Task objective
Copy exactly the lines of the records below, and only those lines, beginning with the line that contains "Count the hydrogen" and ending with the line that contains "SMILES: C(=C)C(C)(C=CC-C(CCCCCCC)O)OC".
==== Entries supplied ====
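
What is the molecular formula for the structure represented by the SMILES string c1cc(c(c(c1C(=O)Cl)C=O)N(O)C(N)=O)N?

C9H8ClN3O4

Heavy atoms from the SMILES: 9 C, 1 Cl, 3 N, 4 O.
Implicit hydrogens by atom environment:
  4 × C (aromatic): no H
  3 × O: no H
  2 × C (aromatic): 1 H each → 2
  2 × C: no H
  2 × N: 2 H each → 4
  1 × C: 1 H
  1 × Cl: no H
  1 × N: no H
  1 × O: 1 H
  Total hydrogens = 8.
Molecular formula: C9H8ClN3O4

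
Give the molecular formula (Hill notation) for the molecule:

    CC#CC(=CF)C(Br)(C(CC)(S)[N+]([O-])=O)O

Heavy atoms from the SMILES: 1 Br, 9 C, 1 F, 1 N, 3 O, 1 S.
Implicit hydrogens by atom environment:
  5 × C: no H
  2 × C: 3 H each → 6
  1 × Br: no H
  1 × C: 2 H
  1 × C: 1 H
  1 × F: no H
  1 × N (charge +1): no H
  1 × O: 1 H
  1 × O: no H
  1 × O (charge -1): no H
  1 × S: 1 H
  Total hydrogens = 11.
Molecular formula: C9H11BrFNO3S

C9H11BrFNO3S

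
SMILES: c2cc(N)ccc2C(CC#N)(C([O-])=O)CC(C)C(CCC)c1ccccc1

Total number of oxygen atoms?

2

The symbol for oxygen appears 2 times in the SMILES.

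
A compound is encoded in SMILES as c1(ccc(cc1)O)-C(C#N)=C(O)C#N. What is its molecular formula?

C10H6N2O2

Heavy atoms from the SMILES: 10 C, 2 N, 2 O.
Implicit hydrogens by atom environment:
  4 × C (aromatic): 1 H each → 4
  4 × C: no H
  2 × C (aromatic): no H
  2 × N: no H
  2 × O: 1 H each → 2
  Total hydrogens = 6.
Molecular formula: C10H6N2O2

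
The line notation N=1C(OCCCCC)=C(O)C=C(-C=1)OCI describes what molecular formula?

C11H16INO3

Heavy atoms from the SMILES: 11 C, 1 I, 1 N, 3 O.
Implicit hydrogens by atom environment:
  5 × C: 2 H each → 10
  3 × C (aromatic): no H
  2 × C (aromatic): 1 H each → 2
  2 × O: no H
  1 × C: 3 H
  1 × I: no H
  1 × N (aromatic): no H
  1 × O: 1 H
  Total hydrogens = 16.
Molecular formula: C11H16INO3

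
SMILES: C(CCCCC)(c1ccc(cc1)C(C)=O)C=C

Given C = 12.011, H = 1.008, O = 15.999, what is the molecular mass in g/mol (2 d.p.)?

Molecular formula: C16H22O.
M = 16×12.011 + 22×1.008 + 1×15.999 = 230.35 g/mol.

230.35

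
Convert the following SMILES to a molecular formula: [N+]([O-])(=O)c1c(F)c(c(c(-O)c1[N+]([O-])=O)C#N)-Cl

C7HClFN3O5

Heavy atoms from the SMILES: 7 C, 1 Cl, 1 F, 3 N, 5 O.
Implicit hydrogens by atom environment:
  6 × C (aromatic): no H
  2 × N (charge +1): no H
  2 × O: no H
  2 × O (charge -1): no H
  1 × C: no H
  1 × Cl: no H
  1 × F: no H
  1 × N: no H
  1 × O: 1 H
  Total hydrogens = 1.
Molecular formula: C7HClFN3O5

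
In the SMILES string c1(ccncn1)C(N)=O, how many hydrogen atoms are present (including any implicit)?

Hydrogens are implicit in SMILES; fill each atom to its normal valence:
  3 × C (aromatic): 1 H each → 3
  2 × N (aromatic): no H
  1 × C (aromatic): no H
  1 × C: no H
  1 × N: 2 H
  1 × O: no H
  Total hydrogens = 5.

5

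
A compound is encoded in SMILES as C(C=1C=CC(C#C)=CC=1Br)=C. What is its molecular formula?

C10H7Br

Heavy atoms from the SMILES: 1 Br, 10 C.
Implicit hydrogens by atom environment:
  3 × C (aromatic): 1 H each → 3
  3 × C (aromatic): no H
  2 × C: 1 H each → 2
  1 × Br: no H
  1 × C: 2 H
  1 × C: no H
  Total hydrogens = 7.
Molecular formula: C10H7Br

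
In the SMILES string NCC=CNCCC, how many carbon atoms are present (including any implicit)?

The symbol for carbon appears 6 times in the SMILES.

6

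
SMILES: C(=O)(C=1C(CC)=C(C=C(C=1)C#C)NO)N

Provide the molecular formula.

C11H12N2O2

Heavy atoms from the SMILES: 11 C, 2 N, 2 O.
Implicit hydrogens by atom environment:
  4 × C (aromatic): no H
  2 × C (aromatic): 1 H each → 2
  2 × C: no H
  1 × C: 3 H
  1 × C: 2 H
  1 × C: 1 H
  1 × N: 2 H
  1 × N: 1 H
  1 × O: 1 H
  1 × O: no H
  Total hydrogens = 12.
Molecular formula: C11H12N2O2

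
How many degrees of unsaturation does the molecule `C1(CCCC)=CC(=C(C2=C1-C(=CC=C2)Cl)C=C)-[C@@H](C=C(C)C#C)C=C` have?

Molecular formula from the SMILES: C24H25Cl.
DoU = (2C + 2 + N − H − X)/2 = (2·24 + 2 + 0 − 25 − 1)/2 = 24/2 = 12.
(Structurally: 2 ring(s) + 10 π bond(s) = 12.)

12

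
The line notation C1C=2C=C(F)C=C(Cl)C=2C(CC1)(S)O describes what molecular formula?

Heavy atoms from the SMILES: 10 C, 1 Cl, 1 F, 1 O, 1 S.
Implicit hydrogens by atom environment:
  4 × C (aromatic): no H
  3 × C: 2 H each → 6
  2 × C (aromatic): 1 H each → 2
  1 × C: no H
  1 × Cl: no H
  1 × F: no H
  1 × O: 1 H
  1 × S: 1 H
  Total hydrogens = 10.
Molecular formula: C10H10ClFOS

C10H10ClFOS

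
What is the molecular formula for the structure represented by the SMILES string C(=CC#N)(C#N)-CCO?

Heavy atoms from the SMILES: 6 C, 2 N, 1 O.
Implicit hydrogens by atom environment:
  3 × C: no H
  2 × C: 2 H each → 4
  2 × N: no H
  1 × C: 1 H
  1 × O: 1 H
  Total hydrogens = 6.
Molecular formula: C6H6N2O

C6H6N2O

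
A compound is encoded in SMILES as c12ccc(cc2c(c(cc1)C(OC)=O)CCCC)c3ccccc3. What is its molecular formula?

C22H22O2

Heavy atoms from the SMILES: 22 C, 2 O.
Implicit hydrogens by atom environment:
  10 × C (aromatic): 1 H each → 10
  6 × C (aromatic): no H
  3 × C: 2 H each → 6
  2 × C: 3 H each → 6
  2 × O: no H
  1 × C: no H
  Total hydrogens = 22.
Molecular formula: C22H22O2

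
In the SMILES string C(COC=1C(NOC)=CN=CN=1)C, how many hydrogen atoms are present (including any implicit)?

Hydrogens are implicit in SMILES; fill each atom to its normal valence:
  2 × C: 3 H each → 6
  2 × C: 2 H each → 4
  2 × C (aromatic): 1 H each → 2
  2 × C (aromatic): no H
  2 × N (aromatic): no H
  2 × O: no H
  1 × N: 1 H
  Total hydrogens = 13.

13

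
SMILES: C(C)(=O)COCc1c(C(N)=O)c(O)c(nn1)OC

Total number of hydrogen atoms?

Hydrogens are implicit in SMILES; fill each atom to its normal valence:
  4 × C (aromatic): no H
  4 × O: no H
  2 × C: 3 H each → 6
  2 × C: 2 H each → 4
  2 × C: no H
  2 × N (aromatic): no H
  1 × N: 2 H
  1 × O: 1 H
  Total hydrogens = 13.

13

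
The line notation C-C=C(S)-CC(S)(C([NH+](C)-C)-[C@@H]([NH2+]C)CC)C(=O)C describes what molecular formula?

[C14H30N2OS2]2+

Heavy atoms from the SMILES: 14 C, 2 N, 1 O, 2 S.
Implicit hydrogens by atom environment:
  6 × C: 3 H each → 18
  3 × C: 1 H each → 3
  3 × C: no H
  2 × C: 2 H each → 4
  2 × S: 1 H each → 2
  1 × N (charge +1): 2 H
  1 × N (charge +1): 1 H
  1 × O: no H
  Total hydrogens = 30.
Net charge +2.
Molecular formula: [C14H30N2OS2]2+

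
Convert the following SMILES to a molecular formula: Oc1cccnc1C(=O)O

Heavy atoms from the SMILES: 6 C, 1 N, 3 O.
Implicit hydrogens by atom environment:
  3 × C (aromatic): 1 H each → 3
  2 × C (aromatic): no H
  2 × O: 1 H each → 2
  1 × C: no H
  1 × N (aromatic): no H
  1 × O: no H
  Total hydrogens = 5.
Molecular formula: C6H5NO3

C6H5NO3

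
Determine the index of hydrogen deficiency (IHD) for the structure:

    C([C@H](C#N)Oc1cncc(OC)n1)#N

8

Molecular formula from the SMILES: C8H6N4O2.
DoU = (2C + 2 + N − H − X)/2 = (2·8 + 2 + 4 − 6 − 0)/2 = 16/2 = 8.
(Structurally: 1 ring(s) + 7 π bond(s) = 8.)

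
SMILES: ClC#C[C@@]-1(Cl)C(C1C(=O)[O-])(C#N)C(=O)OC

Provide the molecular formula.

C9H4Cl2NO4-

Heavy atoms from the SMILES: 9 C, 2 Cl, 1 N, 4 O.
Implicit hydrogens by atom environment:
  7 × C: no H
  3 × O: no H
  2 × Cl: no H
  1 × C: 3 H
  1 × C: 1 H
  1 × N: no H
  1 × O (charge -1): no H
  Total hydrogens = 4.
Net charge -1.
Molecular formula: C9H4Cl2NO4-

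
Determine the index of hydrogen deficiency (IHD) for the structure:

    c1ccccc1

Molecular formula from the SMILES: C6H6.
DoU = (2C + 2 + N − H − X)/2 = (2·6 + 2 + 0 − 6 − 0)/2 = 8/2 = 4.
(Structurally: 1 ring(s) + 3 π bond(s) = 4.)

4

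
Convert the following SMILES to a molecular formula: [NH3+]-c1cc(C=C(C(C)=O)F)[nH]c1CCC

C11H16FN2O+

Heavy atoms from the SMILES: 11 C, 1 F, 2 N, 1 O.
Implicit hydrogens by atom environment:
  3 × C (aromatic): no H
  2 × C: 3 H each → 6
  2 × C: 2 H each → 4
  2 × C: no H
  1 × C (aromatic): 1 H
  1 × C: 1 H
  1 × F: no H
  1 × N (charge +1): 3 H
  1 × N (aromatic): 1 H
  1 × O: no H
  Total hydrogens = 16.
Net charge +1.
Molecular formula: C11H16FN2O+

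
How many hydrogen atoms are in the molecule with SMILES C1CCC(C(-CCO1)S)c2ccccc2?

Hydrogens are implicit in SMILES; fill each atom to its normal valence:
  5 × C: 2 H each → 10
  5 × C (aromatic): 1 H each → 5
  2 × C: 1 H each → 2
  1 × C (aromatic): no H
  1 × O: no H
  1 × S: 1 H
  Total hydrogens = 18.

18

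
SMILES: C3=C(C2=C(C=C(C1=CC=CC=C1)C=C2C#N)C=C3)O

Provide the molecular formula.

Heavy atoms from the SMILES: 17 C, 1 N, 1 O.
Implicit hydrogens by atom environment:
  10 × C (aromatic): 1 H each → 10
  6 × C (aromatic): no H
  1 × C: no H
  1 × N: no H
  1 × O: 1 H
  Total hydrogens = 11.
Molecular formula: C17H11NO

C17H11NO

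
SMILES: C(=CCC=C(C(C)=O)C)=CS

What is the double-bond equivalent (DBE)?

4

Molecular formula from the SMILES: C9H12OS.
DoU = (2C + 2 + N − H − X)/2 = (2·9 + 2 + 0 − 12 − 0)/2 = 8/2 = 4.
(Structurally: 0 ring(s) + 4 π bond(s) = 4.)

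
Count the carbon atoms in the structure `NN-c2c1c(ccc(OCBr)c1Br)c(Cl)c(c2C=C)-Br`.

The symbol for carbon appears 13 times in the SMILES. Lowercase c denotes aromatic carbon and counts toward C.

13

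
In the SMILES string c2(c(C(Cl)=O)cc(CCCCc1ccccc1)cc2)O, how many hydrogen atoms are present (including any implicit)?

Hydrogens are implicit in SMILES; fill each atom to its normal valence:
  8 × C (aromatic): 1 H each → 8
  4 × C: 2 H each → 8
  4 × C (aromatic): no H
  1 × C: no H
  1 × Cl: no H
  1 × O: 1 H
  1 × O: no H
  Total hydrogens = 17.

17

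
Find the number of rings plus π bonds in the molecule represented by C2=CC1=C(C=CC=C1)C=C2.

7

Molecular formula from the SMILES: C10H8.
DoU = (2C + 2 + N − H − X)/2 = (2·10 + 2 + 0 − 8 − 0)/2 = 14/2 = 7.
(Structurally: 2 ring(s) + 5 π bond(s) = 7.)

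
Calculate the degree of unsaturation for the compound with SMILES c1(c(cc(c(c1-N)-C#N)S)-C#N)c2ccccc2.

12

Molecular formula from the SMILES: C14H9N3S.
DoU = (2C + 2 + N − H − X)/2 = (2·14 + 2 + 3 − 9 − 0)/2 = 24/2 = 12.
(Structurally: 2 ring(s) + 10 π bond(s) = 12.)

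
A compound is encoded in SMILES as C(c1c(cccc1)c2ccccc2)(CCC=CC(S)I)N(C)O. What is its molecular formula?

Heavy atoms from the SMILES: 19 C, 1 I, 1 N, 1 O, 1 S.
Implicit hydrogens by atom environment:
  9 × C (aromatic): 1 H each → 9
  4 × C: 1 H each → 4
  3 × C (aromatic): no H
  2 × C: 2 H each → 4
  1 × C: 3 H
  1 × I: no H
  1 × N: no H
  1 × O: 1 H
  1 × S: 1 H
  Total hydrogens = 22.
Molecular formula: C19H22INOS

C19H22INOS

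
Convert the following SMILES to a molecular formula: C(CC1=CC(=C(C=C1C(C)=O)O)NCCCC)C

Heavy atoms from the SMILES: 15 C, 1 N, 2 O.
Implicit hydrogens by atom environment:
  5 × C: 2 H each → 10
  4 × C (aromatic): no H
  3 × C: 3 H each → 9
  2 × C (aromatic): 1 H each → 2
  1 × C: no H
  1 × N: 1 H
  1 × O: 1 H
  1 × O: no H
  Total hydrogens = 23.
Molecular formula: C15H23NO2

C15H23NO2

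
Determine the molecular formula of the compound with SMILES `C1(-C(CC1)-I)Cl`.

Heavy atoms from the SMILES: 4 C, 1 Cl, 1 I.
Implicit hydrogens by atom environment:
  2 × C: 2 H each → 4
  2 × C: 1 H each → 2
  1 × Cl: no H
  1 × I: no H
  Total hydrogens = 6.
Molecular formula: C4H6ClI

C4H6ClI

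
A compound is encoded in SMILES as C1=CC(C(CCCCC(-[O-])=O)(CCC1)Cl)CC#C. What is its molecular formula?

C15H20ClO2-

Heavy atoms from the SMILES: 15 C, 1 Cl, 2 O.
Implicit hydrogens by atom environment:
  8 × C: 2 H each → 16
  4 × C: 1 H each → 4
  3 × C: no H
  1 × Cl: no H
  1 × O: no H
  1 × O (charge -1): no H
  Total hydrogens = 20.
Net charge -1.
Molecular formula: C15H20ClO2-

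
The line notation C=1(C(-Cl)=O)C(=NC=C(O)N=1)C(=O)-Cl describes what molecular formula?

C6H2Cl2N2O3

Heavy atoms from the SMILES: 6 C, 2 Cl, 2 N, 3 O.
Implicit hydrogens by atom environment:
  3 × C (aromatic): no H
  2 × C: no H
  2 × Cl: no H
  2 × N (aromatic): no H
  2 × O: no H
  1 × C (aromatic): 1 H
  1 × O: 1 H
  Total hydrogens = 2.
Molecular formula: C6H2Cl2N2O3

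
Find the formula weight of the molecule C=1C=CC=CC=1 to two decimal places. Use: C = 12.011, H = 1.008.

78.11

Molecular formula: C6H6.
M = 6×12.011 + 6×1.008 = 78.11 g/mol.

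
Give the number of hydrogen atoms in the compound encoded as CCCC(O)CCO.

14

Hydrogens are implicit in SMILES; fill each atom to its normal valence:
  4 × C: 2 H each → 8
  2 × O: 1 H each → 2
  1 × C: 3 H
  1 × C: 1 H
  Total hydrogens = 14.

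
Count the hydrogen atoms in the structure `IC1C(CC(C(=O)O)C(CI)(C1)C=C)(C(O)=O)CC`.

Hydrogens are implicit in SMILES; fill each atom to its normal valence:
  5 × C: 2 H each → 10
  4 × C: no H
  3 × C: 1 H each → 3
  2 × I: no H
  2 × O: 1 H each → 2
  2 × O: no H
  1 × C: 3 H
  Total hydrogens = 18.

18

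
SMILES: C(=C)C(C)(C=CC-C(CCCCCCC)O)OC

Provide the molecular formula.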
====
Task output
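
Count the hydrogen atoms in the structure `IC1C(CC(C(=O)O)C(CI)(C1)C=C)(C(O)=O)CC`.

Hydrogens are implicit in SMILES; fill each atom to its normal valence:
  5 × C: 2 H each → 10
  4 × C: no H
  3 × C: 1 H each → 3
  2 × I: no H
  2 × O: 1 H each → 2
  2 × O: no H
  1 × C: 3 H
  Total hydrogens = 18.

18

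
SMILES: C(=C)C(C)(C=CC-C(CCCCCCC)O)OC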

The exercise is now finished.